#### WHAT THE EXERCISE ASKS:
Reproduce all entries word for word.

#### DATA FOR PROCESSING:
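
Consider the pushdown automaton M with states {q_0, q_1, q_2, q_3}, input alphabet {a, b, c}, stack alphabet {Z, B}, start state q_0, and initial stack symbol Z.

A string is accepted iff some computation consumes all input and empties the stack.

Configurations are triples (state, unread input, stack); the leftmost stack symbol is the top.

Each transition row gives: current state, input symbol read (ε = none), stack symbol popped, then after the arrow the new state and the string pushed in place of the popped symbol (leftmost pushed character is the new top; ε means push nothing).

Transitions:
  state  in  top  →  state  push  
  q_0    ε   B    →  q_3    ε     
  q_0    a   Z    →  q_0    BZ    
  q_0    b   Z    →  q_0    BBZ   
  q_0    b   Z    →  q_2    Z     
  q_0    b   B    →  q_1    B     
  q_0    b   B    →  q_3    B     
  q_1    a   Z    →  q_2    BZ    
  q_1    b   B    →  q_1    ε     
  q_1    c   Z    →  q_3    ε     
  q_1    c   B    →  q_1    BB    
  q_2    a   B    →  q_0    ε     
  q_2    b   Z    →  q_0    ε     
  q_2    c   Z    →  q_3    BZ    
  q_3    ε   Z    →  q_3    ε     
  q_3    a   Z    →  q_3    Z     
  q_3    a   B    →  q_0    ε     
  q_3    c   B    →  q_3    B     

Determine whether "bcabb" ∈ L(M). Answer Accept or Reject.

Accept

One accepting computation: (q_0, bcabb, Z) ⊢ (q_2, cabb, Z) ⊢ (q_3, abb, BZ) ⊢ (q_0, bb, Z) ⊢ (q_2, b, Z) ⊢ (q_0, ε, ε)
All input consumed and the stack is empty.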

#### EXPECTED OUTPUT:
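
Consider the pushdown automaton M with states {q_0, q_1, q_2, q_3}, input alphabet {a, b, c}, stack alphabet {Z, B}, start state q_0, and initial stack symbol Z.

A string is accepted iff some computation consumes all input and empties the stack.

Configurations are triples (state, unread input, stack); the leftmost stack symbol is the top.

Each transition row gives: current state, input symbol read (ε = none), stack symbol popped, then after the arrow the new state and the string pushed in place of the popped symbol (leftmost pushed character is the new top; ε means push nothing).

Transitions:
  state  in  top  →  state  push  
  q_0    ε   B    →  q_3    ε     
  q_0    a   Z    →  q_0    BZ    
  q_0    b   Z    →  q_0    BBZ   
  q_0    b   Z    →  q_2    Z     
  q_0    b   B    →  q_1    B     
  q_0    b   B    →  q_3    B     
  q_1    a   Z    →  q_2    BZ    
  q_1    b   B    →  q_1    ε     
  q_1    c   Z    →  q_3    ε     
  q_1    c   B    →  q_1    BB    
  q_2    a   B    →  q_0    ε     
  q_2    b   Z    →  q_0    ε     
  q_2    c   Z    →  q_3    BZ    
  q_3    ε   Z    →  q_3    ε     
  q_3    a   Z    →  q_3    Z     
  q_3    a   B    →  q_0    ε     
  q_3    c   B    →  q_3    B     

Determine whether "bcabb" ∈ L(M). Answer Accept or Reject.

Accept

One accepting computation: (q_0, bcabb, Z) ⊢ (q_2, cabb, Z) ⊢ (q_3, abb, BZ) ⊢ (q_0, bb, Z) ⊢ (q_2, b, Z) ⊢ (q_0, ε, ε)
All input consumed and the stack is empty.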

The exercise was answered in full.